▶ **Activity**
Two lines in the data below mark the range: the one with "For the cell with Au³⁺/Au⁺" and the one with "E° = -0.41 V". Return both, along with every line between them, exactly.
_____
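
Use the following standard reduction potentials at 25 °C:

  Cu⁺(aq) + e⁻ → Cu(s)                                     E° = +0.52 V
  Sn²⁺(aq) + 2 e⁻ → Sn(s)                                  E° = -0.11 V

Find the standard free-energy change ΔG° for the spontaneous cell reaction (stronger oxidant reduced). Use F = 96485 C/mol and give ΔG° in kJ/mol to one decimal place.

-121.6 kJ/mol

Cu⁺/Cu (E° = +0.52 V) is the cathode; Sn²⁺/Sn (E° = -0.11 V) is the anode, so E°cell = +0.63 V.
Balancing electrons gives n = 2 (lcm of 1 and 2).
ΔG° = −nFE° = −(2)(96485)(+0.63) = -121,571 J = -121.6 kJ/mol.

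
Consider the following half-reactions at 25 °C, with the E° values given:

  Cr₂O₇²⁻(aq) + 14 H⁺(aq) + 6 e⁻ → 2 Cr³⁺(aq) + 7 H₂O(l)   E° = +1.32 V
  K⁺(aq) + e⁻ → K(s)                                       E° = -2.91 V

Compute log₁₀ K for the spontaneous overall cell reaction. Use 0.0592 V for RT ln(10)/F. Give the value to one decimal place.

Cathode: Cr₂O₇²⁻/Cr³⁺; anode: K⁺/K. E°cell = +4.23 V, n = 6.
log K = nE°cell / 0.0592 = (6)(+4.23) / 0.0592 = 428.7.

428.7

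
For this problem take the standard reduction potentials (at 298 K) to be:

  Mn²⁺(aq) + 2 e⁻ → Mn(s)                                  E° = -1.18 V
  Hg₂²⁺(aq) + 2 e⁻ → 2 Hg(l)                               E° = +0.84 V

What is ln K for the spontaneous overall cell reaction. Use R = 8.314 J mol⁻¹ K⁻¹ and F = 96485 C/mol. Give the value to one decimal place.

Cathode: Hg₂²⁺/Hg; anode: Mn²⁺/Mn. E°cell = (+0.84) − (-1.18) = +2.02 V, with n = 2.
ΔG° = −nFE° = −RT ln K, so ln K = nFE°/(RT) = (2)(96485)(+2.02) / ((8.314)(298)) = 157.331.

157.3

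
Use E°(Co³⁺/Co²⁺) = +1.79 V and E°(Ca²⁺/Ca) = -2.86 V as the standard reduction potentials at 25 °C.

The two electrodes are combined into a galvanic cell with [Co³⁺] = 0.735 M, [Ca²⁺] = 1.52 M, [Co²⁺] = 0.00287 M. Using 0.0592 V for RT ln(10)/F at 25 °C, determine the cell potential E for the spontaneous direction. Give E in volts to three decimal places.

+4.787 V

Co³⁺/Co²⁺ is the cathode (higher E°), Ca²⁺/Ca the anode: E°cell = +1.79 − (-2.86) = +4.65 V, n = 2.
Overall: 2 Co³⁺(aq) + Ca(s) → 2 Co²⁺(aq) + Ca²⁺(aq)
Q = [Co²⁺]^2·[Ca²⁺] / ([Co³⁺]^2); log Q = -4.635.
E = E° − (0.0592/n) log Q = +4.65 − (0.0592/2)(-4.635) = +4.787 V.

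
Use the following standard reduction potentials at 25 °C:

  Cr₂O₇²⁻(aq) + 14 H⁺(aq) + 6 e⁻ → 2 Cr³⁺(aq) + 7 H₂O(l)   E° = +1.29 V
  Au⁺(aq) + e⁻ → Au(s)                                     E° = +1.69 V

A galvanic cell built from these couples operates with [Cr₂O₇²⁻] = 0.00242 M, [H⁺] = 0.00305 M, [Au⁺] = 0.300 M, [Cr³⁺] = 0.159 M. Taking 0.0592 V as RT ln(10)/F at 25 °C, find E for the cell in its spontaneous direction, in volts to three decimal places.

+0.727 V

Au⁺/Au is the cathode (higher E°), Cr₂O₇²⁻/Cr³⁺ the anode: E°cell = +1.69 − (+1.29) = +0.40 V, n = 6.
Overall: 6 Au⁺(aq) + 2 Cr³⁺(aq) + 7 H₂O(l) → 6 Au(s) + Cr₂O₇²⁻(aq) + 14 H⁺(aq)
Q = [Cr₂O₇²⁻]·[H⁺]^14 / ([Au⁺]^6·[Cr³⁺]^2); log Q = -33.102.
E = E° − (0.0592/n) log Q = +0.40 − (0.0592/6)(-33.102) = +0.727 V.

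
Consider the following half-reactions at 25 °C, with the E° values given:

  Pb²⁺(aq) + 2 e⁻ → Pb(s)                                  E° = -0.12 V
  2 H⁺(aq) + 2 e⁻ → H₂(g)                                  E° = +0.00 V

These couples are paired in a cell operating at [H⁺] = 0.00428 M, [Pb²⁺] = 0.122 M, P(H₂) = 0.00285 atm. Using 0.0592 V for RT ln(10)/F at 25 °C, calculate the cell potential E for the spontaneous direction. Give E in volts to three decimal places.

+0.082 V

H⁺/H₂ is the cathode (higher E°), Pb²⁺/Pb the anode: E°cell = +0.00 − (-0.12) = +0.12 V, n = 2.
Overall: 2 H⁺(aq) + Pb(s) → H₂(g) + Pb²⁺(aq)
Q = P(H₂)·[Pb²⁺] / ([H⁺]^2); log Q = 1.278.
E = E° − (0.0592/n) log Q = +0.12 − (0.0592/2)(1.278) = +0.082 V.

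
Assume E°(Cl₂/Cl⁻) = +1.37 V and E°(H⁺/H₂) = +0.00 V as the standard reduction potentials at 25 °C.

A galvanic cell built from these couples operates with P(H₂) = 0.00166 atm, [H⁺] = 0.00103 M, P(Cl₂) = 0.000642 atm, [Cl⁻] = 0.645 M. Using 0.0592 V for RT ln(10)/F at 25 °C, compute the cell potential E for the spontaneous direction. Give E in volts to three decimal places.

Cl₂/Cl⁻ is the cathode (higher E°), H⁺/H₂ the anode: E°cell = +1.37 − (+0.00) = +1.37 V, n = 2.
Overall: Cl₂(g) + H₂(g) → 2 Cl⁻(aq) + 2 H⁺(aq)
Q = [Cl⁻]^2·[H⁺]^2 / (P(Cl₂)·P(H₂)); log Q = -0.383.
E = E° − (0.0592/n) log Q = +1.37 − (0.0592/2)(-0.383) = +1.381 V.

+1.381 V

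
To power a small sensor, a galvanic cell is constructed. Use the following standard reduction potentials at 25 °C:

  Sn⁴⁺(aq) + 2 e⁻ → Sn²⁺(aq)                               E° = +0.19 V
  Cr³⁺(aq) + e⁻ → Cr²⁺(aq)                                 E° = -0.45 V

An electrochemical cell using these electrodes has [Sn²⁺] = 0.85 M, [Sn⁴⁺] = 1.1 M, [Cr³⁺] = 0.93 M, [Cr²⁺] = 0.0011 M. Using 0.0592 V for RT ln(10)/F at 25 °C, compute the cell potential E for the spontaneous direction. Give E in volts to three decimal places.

Sn⁴⁺/Sn²⁺ is the cathode (higher E°), Cr³⁺/Cr²⁺ the anode: E°cell = +0.19 − (-0.45) = +0.64 V, n = 2.
Overall: Sn⁴⁺(aq) + 2 Cr²⁺(aq) → Sn²⁺(aq) + 2 Cr³⁺(aq)
Q = [Sn²⁺]·[Cr³⁺]^2 / ([Sn⁴⁺]·[Cr²⁺]^2); log Q = 5.742.
E = E° − (0.0592/n) log Q = +0.64 − (0.0592/2)(5.742) = +0.470 V.

+0.470 V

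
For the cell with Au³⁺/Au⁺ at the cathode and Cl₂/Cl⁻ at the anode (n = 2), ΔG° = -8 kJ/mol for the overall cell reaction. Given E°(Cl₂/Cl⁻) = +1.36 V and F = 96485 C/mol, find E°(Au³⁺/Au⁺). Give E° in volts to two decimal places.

+1.40 V

E°cell = −ΔG°/(nF) = −(-8×10³)/((2)(96485)) = +0.041 V.
Since Au³⁺/Au⁺ is the cathode and Cl₂/Cl⁻ the anode, E°cell = E°(Au³⁺/Au⁺) − E°(Cl₂/Cl⁻).
So E°(Au³⁺/Au⁺) = E°cell + E°(Cl₂/Cl⁻) = +0.041 + (+1.36) = +1.40 V.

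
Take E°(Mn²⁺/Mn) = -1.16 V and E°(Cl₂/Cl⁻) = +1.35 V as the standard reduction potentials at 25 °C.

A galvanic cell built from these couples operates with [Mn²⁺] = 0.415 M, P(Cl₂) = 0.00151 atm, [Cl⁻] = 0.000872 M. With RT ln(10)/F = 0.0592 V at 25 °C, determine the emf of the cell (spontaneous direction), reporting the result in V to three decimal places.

+2.619 V

Cl₂/Cl⁻ is the cathode (higher E°), Mn²⁺/Mn the anode: E°cell = +1.35 − (-1.16) = +2.51 V, n = 2.
Overall: Cl₂(g) + Mn(s) → 2 Cl⁻(aq) + Mn²⁺(aq)
Q = [Cl⁻]^2·[Mn²⁺] / (P(Cl₂)); log Q = -3.680.
E = E° − (0.0592/n) log Q = +2.51 − (0.0592/2)(-3.680) = +2.619 V.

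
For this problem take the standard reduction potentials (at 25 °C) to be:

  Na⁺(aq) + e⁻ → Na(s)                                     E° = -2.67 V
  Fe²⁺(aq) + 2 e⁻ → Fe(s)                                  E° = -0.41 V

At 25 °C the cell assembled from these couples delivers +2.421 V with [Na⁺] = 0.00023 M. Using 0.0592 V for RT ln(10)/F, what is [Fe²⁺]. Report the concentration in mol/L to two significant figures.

Fe²⁺/Fe is the cathode, Na⁺/Na the anode: E°cell = +2.26 V, n = 2.
Overall reaction: Fe²⁺(aq) + 2 Na(s) → Fe(s) + 2 Na⁺(aq); Q = [Na⁺]^2/[Fe²⁺]^1.
From E = E° − (0.0592/n) log Q: log Q = (E° − E)·n/0.0592 = (+2.26 − (+2.421))·2/0.0592 = -5.4392.
So 1·log[Fe²⁺] = 2·log(0.00023) − log Q = -7.2765 − (-5.4392) = -1.8373; [Fe²⁺] = 10^(-1.8373) ≈ 0.015 M.

0.015 M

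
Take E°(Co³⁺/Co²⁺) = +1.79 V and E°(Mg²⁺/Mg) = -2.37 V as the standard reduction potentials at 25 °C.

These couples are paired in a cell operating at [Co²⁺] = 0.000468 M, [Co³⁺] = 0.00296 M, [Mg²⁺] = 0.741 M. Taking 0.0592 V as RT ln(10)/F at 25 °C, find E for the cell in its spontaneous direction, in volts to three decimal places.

+4.211 V

Co³⁺/Co²⁺ is the cathode (higher E°), Mg²⁺/Mg the anode: E°cell = +1.79 − (-2.37) = +4.16 V, n = 2.
Overall: 2 Co³⁺(aq) + Mg(s) → 2 Co²⁺(aq) + Mg²⁺(aq)
Q = [Co²⁺]^2·[Mg²⁺] / ([Co³⁺]^2); log Q = -1.732.
E = E° − (0.0592/n) log Q = +4.16 − (0.0592/2)(-1.732) = +4.211 V.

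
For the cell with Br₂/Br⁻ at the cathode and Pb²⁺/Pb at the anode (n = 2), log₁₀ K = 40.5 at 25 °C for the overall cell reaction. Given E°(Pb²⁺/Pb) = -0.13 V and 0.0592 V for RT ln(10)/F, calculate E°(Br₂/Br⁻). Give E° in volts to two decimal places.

+1.07 V

E°cell = (0.0592/n)·log K = (0.0592/2)(40.5) = +1.199 V.
Since Br₂/Br⁻ is the cathode and Pb²⁺/Pb the anode, E°cell = E°(Br₂/Br⁻) − E°(Pb²⁺/Pb).
So E°(Br₂/Br⁻) = E°cell + E°(Pb²⁺/Pb) = +1.199 + (-0.13) = +1.07 V.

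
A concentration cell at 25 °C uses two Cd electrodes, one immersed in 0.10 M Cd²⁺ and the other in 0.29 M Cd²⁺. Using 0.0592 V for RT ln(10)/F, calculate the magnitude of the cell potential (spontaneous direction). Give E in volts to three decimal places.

For a concentration cell E°cell = 0. The 0.29 M side is the cathode (reduction is favoured where [Cd²⁺] is higher).
With n = 2, E = −(0.0592/2) log([Cd²⁺]ₐₙ/[Cd²⁺]꜀ₐₜ) = −(0.0592/2) log(0.1/0.29) = −(0.0592/2)(-0.462) = +0.014 V.

+0.014 V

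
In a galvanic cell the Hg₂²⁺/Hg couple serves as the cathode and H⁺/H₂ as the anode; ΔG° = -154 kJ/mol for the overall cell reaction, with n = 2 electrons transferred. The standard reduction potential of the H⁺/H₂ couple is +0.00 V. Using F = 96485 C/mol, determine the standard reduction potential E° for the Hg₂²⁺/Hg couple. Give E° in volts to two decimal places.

+0.80 V

E°cell = −ΔG°/(nF) = −(-154×10³)/((2)(96485)) = +0.798 V.
Since Hg₂²⁺/Hg is the cathode and H⁺/H₂ the anode, E°cell = E°(Hg₂²⁺/Hg) − E°(H⁺/H₂).
So E°(Hg₂²⁺/Hg) = E°cell + E°(H⁺/H₂) = +0.798 + (+0.00) = +0.80 V.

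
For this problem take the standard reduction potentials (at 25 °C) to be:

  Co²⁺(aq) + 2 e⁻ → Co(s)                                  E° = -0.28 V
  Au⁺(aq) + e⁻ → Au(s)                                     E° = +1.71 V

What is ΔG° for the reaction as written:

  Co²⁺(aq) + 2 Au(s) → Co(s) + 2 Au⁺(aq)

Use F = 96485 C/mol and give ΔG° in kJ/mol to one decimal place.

As written, Co²⁺/Co is reduced (cathode) and Au⁺/Au is oxidised (anode), so E°cell = (-0.28) − (+1.71) = -1.99 V.
Balancing electrons gives n = 2.
ΔG° = −nFE° = −(2)(96485)(-1.99) = 384,010 J = +384.0 kJ/mol.

+384.0 kJ/mol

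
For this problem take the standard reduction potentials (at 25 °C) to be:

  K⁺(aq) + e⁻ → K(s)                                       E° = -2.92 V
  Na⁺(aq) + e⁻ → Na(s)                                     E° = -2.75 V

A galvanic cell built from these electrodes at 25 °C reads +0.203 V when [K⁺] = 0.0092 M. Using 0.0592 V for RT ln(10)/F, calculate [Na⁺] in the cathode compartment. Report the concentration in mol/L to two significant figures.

0.033 M

Na⁺/Na is the cathode, K⁺/K the anode: E°cell = +0.17 V, n = 1.
Overall reaction: Na⁺(aq) + K(s) → Na(s) + K⁺(aq); Q = [K⁺]^1/[Na⁺]^1.
From E = E° − (0.0592/n) log Q: log Q = (E° − E)·n/0.0592 = (+0.17 − (+0.203))·1/0.0592 = -0.5574.
So 1·log[Na⁺] = 1·log(0.0092) − log Q = -2.0362 − (-0.5574) = -1.4788; [Na⁺] = 10^(-1.4788) ≈ 0.033 M.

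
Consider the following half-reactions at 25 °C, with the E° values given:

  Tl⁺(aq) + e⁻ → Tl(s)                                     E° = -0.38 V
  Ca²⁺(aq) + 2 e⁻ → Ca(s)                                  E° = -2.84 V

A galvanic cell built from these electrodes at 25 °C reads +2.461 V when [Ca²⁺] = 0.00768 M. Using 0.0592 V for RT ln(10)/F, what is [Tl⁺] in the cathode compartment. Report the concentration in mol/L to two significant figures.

Tl⁺/Tl is the cathode, Ca²⁺/Ca the anode: E°cell = +2.46 V, n = 2.
Overall reaction: 2 Tl⁺(aq) + Ca(s) → 2 Tl(s) + Ca²⁺(aq); Q = [Ca²⁺]^1/[Tl⁺]^2.
From E = E° − (0.0592/n) log Q: log Q = (E° − E)·n/0.0592 = (+2.46 − (+2.461))·2/0.0592 = -0.0338.
So 2·log[Tl⁺] = 1·log(0.00768) − log Q = -2.1146 − (-0.0338) = -2.0808; log[Tl⁺] = -2.0808 / 2 = -1.0404; [Tl⁺] = 10^(-1.0404) ≈ 0.091 M.

0.091 M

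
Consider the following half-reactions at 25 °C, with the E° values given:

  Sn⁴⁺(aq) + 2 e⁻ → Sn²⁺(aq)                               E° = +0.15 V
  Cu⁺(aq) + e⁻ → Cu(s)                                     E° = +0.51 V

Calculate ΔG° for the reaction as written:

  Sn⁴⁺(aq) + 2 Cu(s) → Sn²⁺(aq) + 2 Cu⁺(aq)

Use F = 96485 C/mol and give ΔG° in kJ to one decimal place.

+69.5 kJ

As written, Sn⁴⁺/Sn²⁺ is reduced (cathode) and Cu⁺/Cu is oxidised (anode), so E°cell = (+0.15) − (+0.51) = -0.36 V.
Balancing electrons gives n = 2.
ΔG° = −nFE° = −(2)(96485)(-0.36) = 69,469 J = +69.5 kJ.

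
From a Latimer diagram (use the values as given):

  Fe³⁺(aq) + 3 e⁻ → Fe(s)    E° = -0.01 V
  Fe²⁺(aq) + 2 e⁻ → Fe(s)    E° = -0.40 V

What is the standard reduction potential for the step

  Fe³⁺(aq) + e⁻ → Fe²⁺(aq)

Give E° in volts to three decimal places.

Sequential free energies add, so n₃E°₃ = n₁E°₁ + n₂E°₂.
With n₃ = 3, and the known step contributing 2×(-0.40) V, the unknown satisfies 1·E° = 3×(-0.01) − 2×(-0.40) = +0.770.
E° = +0.770 / 1 = +0.770 V.

+0.770 V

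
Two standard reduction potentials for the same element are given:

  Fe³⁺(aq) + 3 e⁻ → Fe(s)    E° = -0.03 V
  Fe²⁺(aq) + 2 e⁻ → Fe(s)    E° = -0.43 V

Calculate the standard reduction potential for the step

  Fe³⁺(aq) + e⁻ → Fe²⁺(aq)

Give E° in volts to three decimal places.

+0.770 V

Sequential free energies add, so n₃E°₃ = n₁E°₁ + n₂E°₂.
With n₃ = 3, and the known step contributing 2×(-0.43) V, the unknown satisfies 1·E° = 3×(-0.03) − 2×(-0.43) = +0.770.
E° = +0.770 / 1 = +0.770 V.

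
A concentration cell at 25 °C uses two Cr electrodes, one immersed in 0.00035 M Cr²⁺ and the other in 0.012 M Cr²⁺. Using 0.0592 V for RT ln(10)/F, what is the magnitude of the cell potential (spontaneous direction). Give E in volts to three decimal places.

For a concentration cell E°cell = 0. The 0.012 M side is the cathode (reduction is favoured where [Cr²⁺] is higher).
With n = 2, E = −(0.0592/2) log([Cr²⁺]ₐₙ/[Cr²⁺]꜀ₐₜ) = −(0.0592/2) log(0.00035/0.012) = −(0.0592/2)(-1.535) = +0.045 V.

+0.045 V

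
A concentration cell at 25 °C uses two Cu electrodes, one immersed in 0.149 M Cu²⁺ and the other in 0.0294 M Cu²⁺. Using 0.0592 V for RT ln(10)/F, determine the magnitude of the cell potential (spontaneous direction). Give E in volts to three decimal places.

+0.021 V

For a concentration cell E°cell = 0. The 0.149 M side is the cathode (reduction is favoured where [Cu²⁺] is higher).
With n = 2, E = −(0.0592/2) log([Cu²⁺]ₐₙ/[Cu²⁺]꜀ₐₜ) = −(0.0592/2) log(0.0294/0.149) = −(0.0592/2)(-0.705) = +0.021 V.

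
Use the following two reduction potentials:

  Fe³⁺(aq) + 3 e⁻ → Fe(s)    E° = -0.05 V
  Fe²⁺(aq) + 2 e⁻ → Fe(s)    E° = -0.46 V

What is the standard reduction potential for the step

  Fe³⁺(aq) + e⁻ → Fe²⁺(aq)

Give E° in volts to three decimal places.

Sequential free energies add, so n₃E°₃ = n₁E°₁ + n₂E°₂.
With n₃ = 3, and the known step contributing 2×(-0.46) V, the unknown satisfies 1·E° = 3×(-0.05) − 2×(-0.46) = +0.770.
E° = +0.770 / 1 = +0.770 V.

+0.770 V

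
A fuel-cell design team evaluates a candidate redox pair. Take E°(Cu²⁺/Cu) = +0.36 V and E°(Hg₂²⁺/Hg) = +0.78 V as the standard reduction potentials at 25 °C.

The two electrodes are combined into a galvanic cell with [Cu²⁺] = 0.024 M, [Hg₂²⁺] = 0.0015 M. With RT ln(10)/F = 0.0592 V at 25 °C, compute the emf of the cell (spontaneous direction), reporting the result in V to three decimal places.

Hg₂²⁺/Hg is the cathode (higher E°), Cu²⁺/Cu the anode: E°cell = +0.78 − (+0.36) = +0.42 V, n = 2.
Overall: Hg₂²⁺(aq) + Cu(s) → 2 Hg(l) + Cu²⁺(aq)
Q = [Cu²⁺] / ([Hg₂²⁺]); log Q = 1.204.
E = E° − (0.0592/n) log Q = +0.42 − (0.0592/2)(1.204) = +0.384 V.

+0.384 V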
_____
▶ **Finished exercise**
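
For the cell with Au³⁺/Au⁺ at the cathode and Cl₂/Cl⁻ at the anode (n = 2), ΔG° = -8 kJ/mol for the overall cell reaction. Given E°(Cl₂/Cl⁻) = +1.36 V and F = 96485 C/mol, find E°(Au³⁺/Au⁺). Give E° in volts to two decimal places.

+1.40 V

E°cell = −ΔG°/(nF) = −(-8×10³)/((2)(96485)) = +0.041 V.
Since Au³⁺/Au⁺ is the cathode and Cl₂/Cl⁻ the anode, E°cell = E°(Au³⁺/Au⁺) − E°(Cl₂/Cl⁻).
So E°(Au³⁺/Au⁺) = E°cell + E°(Cl₂/Cl⁻) = +0.041 + (+1.36) = +1.40 V.

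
Take E°(Mn²⁺/Mn) = -1.16 V and E°(Cl₂/Cl⁻) = +1.35 V as the standard reduction potentials at 25 °C.

A galvanic cell built from these couples operates with [Mn²⁺] = 0.415 M, P(Cl₂) = 0.00151 atm, [Cl⁻] = 0.000872 M. With RT ln(10)/F = 0.0592 V at 25 °C, determine the emf of the cell (spontaneous direction), reporting the result in V to three decimal places.

+2.619 V

Cl₂/Cl⁻ is the cathode (higher E°), Mn²⁺/Mn the anode: E°cell = +1.35 − (-1.16) = +2.51 V, n = 2.
Overall: Cl₂(g) + Mn(s) → 2 Cl⁻(aq) + Mn²⁺(aq)
Q = [Cl⁻]^2·[Mn²⁺] / (P(Cl₂)); log Q = -3.680.
E = E° − (0.0592/n) log Q = +2.51 − (0.0592/2)(-3.680) = +2.619 V.

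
For this problem take the standard reduction potentials (at 25 °C) to be:

  Na⁺(aq) + e⁻ → Na(s)                                     E° = -2.67 V
  Fe²⁺(aq) + 2 e⁻ → Fe(s)                                  E° = -0.41 V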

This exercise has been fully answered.